HOW TO COMPLETE THIS TASK:
Every word of the data below has to be copied faithfully.

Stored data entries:
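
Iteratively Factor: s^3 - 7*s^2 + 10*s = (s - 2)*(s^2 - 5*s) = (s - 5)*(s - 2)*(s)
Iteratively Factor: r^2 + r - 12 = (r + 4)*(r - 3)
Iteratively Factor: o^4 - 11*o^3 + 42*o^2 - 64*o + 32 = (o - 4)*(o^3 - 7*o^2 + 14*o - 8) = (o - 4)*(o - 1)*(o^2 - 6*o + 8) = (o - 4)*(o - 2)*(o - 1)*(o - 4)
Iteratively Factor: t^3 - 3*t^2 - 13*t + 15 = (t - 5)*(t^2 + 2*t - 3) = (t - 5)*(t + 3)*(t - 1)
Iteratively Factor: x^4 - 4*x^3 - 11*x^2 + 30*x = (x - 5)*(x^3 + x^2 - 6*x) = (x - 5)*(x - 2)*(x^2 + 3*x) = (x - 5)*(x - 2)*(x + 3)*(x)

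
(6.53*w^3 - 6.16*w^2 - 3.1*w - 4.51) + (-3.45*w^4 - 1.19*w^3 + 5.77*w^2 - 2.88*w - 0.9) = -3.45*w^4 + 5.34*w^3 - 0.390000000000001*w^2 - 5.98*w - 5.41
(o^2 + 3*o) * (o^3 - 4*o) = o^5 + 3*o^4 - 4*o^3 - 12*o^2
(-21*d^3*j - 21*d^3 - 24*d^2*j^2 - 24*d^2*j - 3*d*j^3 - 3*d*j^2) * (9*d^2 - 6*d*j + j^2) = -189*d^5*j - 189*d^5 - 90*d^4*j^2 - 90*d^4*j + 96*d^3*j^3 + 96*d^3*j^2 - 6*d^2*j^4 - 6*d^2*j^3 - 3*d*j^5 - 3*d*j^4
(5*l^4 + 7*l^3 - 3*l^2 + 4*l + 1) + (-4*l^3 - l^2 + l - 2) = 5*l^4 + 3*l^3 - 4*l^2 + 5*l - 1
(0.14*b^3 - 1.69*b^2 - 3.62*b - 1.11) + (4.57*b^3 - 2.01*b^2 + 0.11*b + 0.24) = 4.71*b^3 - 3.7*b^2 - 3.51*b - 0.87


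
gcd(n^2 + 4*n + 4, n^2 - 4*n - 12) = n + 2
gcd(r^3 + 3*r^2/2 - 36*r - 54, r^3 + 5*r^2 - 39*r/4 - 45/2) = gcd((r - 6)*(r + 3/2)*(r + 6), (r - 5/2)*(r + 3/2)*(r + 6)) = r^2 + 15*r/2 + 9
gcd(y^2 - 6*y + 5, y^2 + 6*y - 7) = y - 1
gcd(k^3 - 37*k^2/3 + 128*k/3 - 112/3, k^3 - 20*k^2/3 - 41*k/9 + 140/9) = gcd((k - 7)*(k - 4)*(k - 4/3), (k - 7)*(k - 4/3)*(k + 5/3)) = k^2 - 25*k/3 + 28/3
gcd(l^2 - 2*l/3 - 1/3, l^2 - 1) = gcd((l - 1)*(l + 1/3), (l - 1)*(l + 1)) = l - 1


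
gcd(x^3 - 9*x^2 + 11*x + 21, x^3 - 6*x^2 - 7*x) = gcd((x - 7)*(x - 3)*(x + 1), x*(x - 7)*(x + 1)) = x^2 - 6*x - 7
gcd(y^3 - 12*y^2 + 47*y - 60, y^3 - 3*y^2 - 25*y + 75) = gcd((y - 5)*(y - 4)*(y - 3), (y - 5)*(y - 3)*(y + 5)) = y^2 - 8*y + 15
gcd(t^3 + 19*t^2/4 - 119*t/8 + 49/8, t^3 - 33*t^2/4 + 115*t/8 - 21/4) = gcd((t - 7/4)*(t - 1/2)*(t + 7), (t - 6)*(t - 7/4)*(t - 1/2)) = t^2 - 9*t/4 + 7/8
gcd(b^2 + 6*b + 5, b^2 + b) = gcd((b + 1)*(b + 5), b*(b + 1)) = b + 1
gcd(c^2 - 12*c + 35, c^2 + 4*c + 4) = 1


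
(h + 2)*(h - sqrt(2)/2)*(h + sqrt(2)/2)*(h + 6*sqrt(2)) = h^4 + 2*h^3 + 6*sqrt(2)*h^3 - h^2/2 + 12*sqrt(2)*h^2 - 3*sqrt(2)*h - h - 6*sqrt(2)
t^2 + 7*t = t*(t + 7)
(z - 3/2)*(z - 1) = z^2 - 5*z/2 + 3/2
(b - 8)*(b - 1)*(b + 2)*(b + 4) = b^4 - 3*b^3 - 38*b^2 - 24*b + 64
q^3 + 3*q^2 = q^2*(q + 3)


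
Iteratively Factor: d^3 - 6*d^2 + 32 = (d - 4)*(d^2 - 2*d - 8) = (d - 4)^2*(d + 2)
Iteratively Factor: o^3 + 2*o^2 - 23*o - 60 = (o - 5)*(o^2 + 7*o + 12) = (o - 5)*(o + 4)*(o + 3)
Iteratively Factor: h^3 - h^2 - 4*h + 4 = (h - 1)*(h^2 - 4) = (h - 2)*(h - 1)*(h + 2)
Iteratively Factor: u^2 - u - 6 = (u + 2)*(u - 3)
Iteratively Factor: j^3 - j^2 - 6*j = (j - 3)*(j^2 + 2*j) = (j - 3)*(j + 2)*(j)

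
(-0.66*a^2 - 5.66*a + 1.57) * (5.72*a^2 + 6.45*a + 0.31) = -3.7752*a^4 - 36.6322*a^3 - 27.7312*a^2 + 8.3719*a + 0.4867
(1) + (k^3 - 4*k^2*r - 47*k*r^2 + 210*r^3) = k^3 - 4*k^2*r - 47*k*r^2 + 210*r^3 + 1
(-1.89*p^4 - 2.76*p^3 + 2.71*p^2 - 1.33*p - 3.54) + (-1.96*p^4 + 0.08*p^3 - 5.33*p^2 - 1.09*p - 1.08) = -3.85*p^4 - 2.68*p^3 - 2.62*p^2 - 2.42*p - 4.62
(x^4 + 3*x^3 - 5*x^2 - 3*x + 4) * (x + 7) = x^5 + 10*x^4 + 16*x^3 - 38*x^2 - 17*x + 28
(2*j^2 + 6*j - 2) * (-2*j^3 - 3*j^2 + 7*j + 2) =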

RESPONSE TO THE EXERCISE:
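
Iteratively Factor: s^3 - 7*s^2 + 10*s = (s - 2)*(s^2 - 5*s) = (s - 5)*(s - 2)*(s)
Iteratively Factor: r^2 + r - 12 = (r + 4)*(r - 3)
Iteratively Factor: o^4 - 11*o^3 + 42*o^2 - 64*o + 32 = (o - 4)*(o^3 - 7*o^2 + 14*o - 8) = (o - 4)*(o - 1)*(o^2 - 6*o + 8) = (o - 4)*(o - 2)*(o - 1)*(o - 4)
Iteratively Factor: t^3 - 3*t^2 - 13*t + 15 = (t - 5)*(t^2 + 2*t - 3) = (t - 5)*(t + 3)*(t - 1)
Iteratively Factor: x^4 - 4*x^3 - 11*x^2 + 30*x = (x - 5)*(x^3 + x^2 - 6*x) = (x - 5)*(x - 2)*(x^2 + 3*x) = (x - 5)*(x - 2)*(x + 3)*(x)

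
(6.53*w^3 - 6.16*w^2 - 3.1*w - 4.51) + (-3.45*w^4 - 1.19*w^3 + 5.77*w^2 - 2.88*w - 0.9) = -3.45*w^4 + 5.34*w^3 - 0.390000000000001*w^2 - 5.98*w - 5.41
(o^2 + 3*o) * (o^3 - 4*o) = o^5 + 3*o^4 - 4*o^3 - 12*o^2
(-21*d^3*j - 21*d^3 - 24*d^2*j^2 - 24*d^2*j - 3*d*j^3 - 3*d*j^2) * (9*d^2 - 6*d*j + j^2) = -189*d^5*j - 189*d^5 - 90*d^4*j^2 - 90*d^4*j + 96*d^3*j^3 + 96*d^3*j^2 - 6*d^2*j^4 - 6*d^2*j^3 - 3*d*j^5 - 3*d*j^4
(5*l^4 + 7*l^3 - 3*l^2 + 4*l + 1) + (-4*l^3 - l^2 + l - 2) = 5*l^4 + 3*l^3 - 4*l^2 + 5*l - 1
(0.14*b^3 - 1.69*b^2 - 3.62*b - 1.11) + (4.57*b^3 - 2.01*b^2 + 0.11*b + 0.24) = 4.71*b^3 - 3.7*b^2 - 3.51*b - 0.87


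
gcd(n^2 + 4*n + 4, n^2 - 4*n - 12) = n + 2
gcd(r^3 + 3*r^2/2 - 36*r - 54, r^3 + 5*r^2 - 39*r/4 - 45/2) = gcd((r - 6)*(r + 3/2)*(r + 6), (r - 5/2)*(r + 3/2)*(r + 6)) = r^2 + 15*r/2 + 9
gcd(y^2 - 6*y + 5, y^2 + 6*y - 7) = y - 1
gcd(k^3 - 37*k^2/3 + 128*k/3 - 112/3, k^3 - 20*k^2/3 - 41*k/9 + 140/9) = gcd((k - 7)*(k - 4)*(k - 4/3), (k - 7)*(k - 4/3)*(k + 5/3)) = k^2 - 25*k/3 + 28/3
gcd(l^2 - 2*l/3 - 1/3, l^2 - 1) = gcd((l - 1)*(l + 1/3), (l - 1)*(l + 1)) = l - 1


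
gcd(x^3 - 9*x^2 + 11*x + 21, x^3 - 6*x^2 - 7*x) = gcd((x - 7)*(x - 3)*(x + 1), x*(x - 7)*(x + 1)) = x^2 - 6*x - 7
gcd(y^3 - 12*y^2 + 47*y - 60, y^3 - 3*y^2 - 25*y + 75) = gcd((y - 5)*(y - 4)*(y - 3), (y - 5)*(y - 3)*(y + 5)) = y^2 - 8*y + 15
gcd(t^3 + 19*t^2/4 - 119*t/8 + 49/8, t^3 - 33*t^2/4 + 115*t/8 - 21/4) = gcd((t - 7/4)*(t - 1/2)*(t + 7), (t - 6)*(t - 7/4)*(t - 1/2)) = t^2 - 9*t/4 + 7/8
gcd(b^2 + 6*b + 5, b^2 + b) = gcd((b + 1)*(b + 5), b*(b + 1)) = b + 1
gcd(c^2 - 12*c + 35, c^2 + 4*c + 4) = 1


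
(h + 2)*(h - sqrt(2)/2)*(h + sqrt(2)/2)*(h + 6*sqrt(2)) = h^4 + 2*h^3 + 6*sqrt(2)*h^3 - h^2/2 + 12*sqrt(2)*h^2 - 3*sqrt(2)*h - h - 6*sqrt(2)
t^2 + 7*t = t*(t + 7)
(z - 3/2)*(z - 1) = z^2 - 5*z/2 + 3/2
(b - 8)*(b - 1)*(b + 2)*(b + 4) = b^4 - 3*b^3 - 38*b^2 - 24*b + 64
q^3 + 3*q^2 = q^2*(q + 3)


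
Iteratively Factor: d^3 - 6*d^2 + 32 = (d - 4)*(d^2 - 2*d - 8) = (d - 4)^2*(d + 2)
Iteratively Factor: o^3 + 2*o^2 - 23*o - 60 = (o - 5)*(o^2 + 7*o + 12) = (o - 5)*(o + 4)*(o + 3)
Iteratively Factor: h^3 - h^2 - 4*h + 4 = (h - 1)*(h^2 - 4) = (h - 2)*(h - 1)*(h + 2)
Iteratively Factor: u^2 - u - 6 = (u + 2)*(u - 3)
Iteratively Factor: j^3 - j^2 - 6*j = (j - 3)*(j^2 + 2*j) = (j - 3)*(j + 2)*(j)

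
(-0.66*a^2 - 5.66*a + 1.57) * (5.72*a^2 + 6.45*a + 0.31) = -3.7752*a^4 - 36.6322*a^3 - 27.7312*a^2 + 8.3719*a + 0.4867
(1) + (k^3 - 4*k^2*r - 47*k*r^2 + 210*r^3) = k^3 - 4*k^2*r - 47*k*r^2 + 210*r^3 + 1
(-1.89*p^4 - 2.76*p^3 + 2.71*p^2 - 1.33*p - 3.54) + (-1.96*p^4 + 0.08*p^3 - 5.33*p^2 - 1.09*p - 1.08) = -3.85*p^4 - 2.68*p^3 - 2.62*p^2 - 2.42*p - 4.62
(x^4 + 3*x^3 - 5*x^2 - 3*x + 4) * (x + 7) = x^5 + 10*x^4 + 16*x^3 - 38*x^2 - 17*x + 28
(2*j^2 + 6*j - 2) * (-2*j^3 - 3*j^2 + 7*j + 2) =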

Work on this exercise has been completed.